• _Records provided_

..............................

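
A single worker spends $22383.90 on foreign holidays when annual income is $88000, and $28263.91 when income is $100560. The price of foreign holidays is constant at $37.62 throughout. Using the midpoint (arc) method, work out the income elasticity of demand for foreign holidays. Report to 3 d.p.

With a constant price, Q₁ = 22383.90/37.62 = 595.000 and Q₂ = 28263.91/37.62 = 751.300 (equivalently, work directly with expenditure since P cancels).
Midpoint %ΔQ = (28263.91 − 22383.90)/25323.91 = 0.23219; midpoint %ΔI = (100560 − 88000)/94280 = 0.13322.
η = 0.23219 / 0.13322 = 1.743.

1.743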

..............................

• _Exercise aim_
Print every line of the material above exactly.

• _Reply_
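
A single worker spends $22383.90 on foreign holidays when annual income is $88000, and $28263.91 when income is $100560. The price of foreign holidays is constant at $37.62 throughout. Using the midpoint (arc) method, work out the income elasticity of demand for foreign holidays. Report to 3 d.p.

With a constant price, Q₁ = 22383.90/37.62 = 595.000 and Q₂ = 28263.91/37.62 = 751.300 (equivalently, work directly with expenditure since P cancels).
Midpoint %ΔQ = (28263.91 − 22383.90)/25323.91 = 0.23219; midpoint %ΔI = (100560 − 88000)/94280 = 0.13322.
η = 0.23219 / 0.13322 = 1.743.

1.743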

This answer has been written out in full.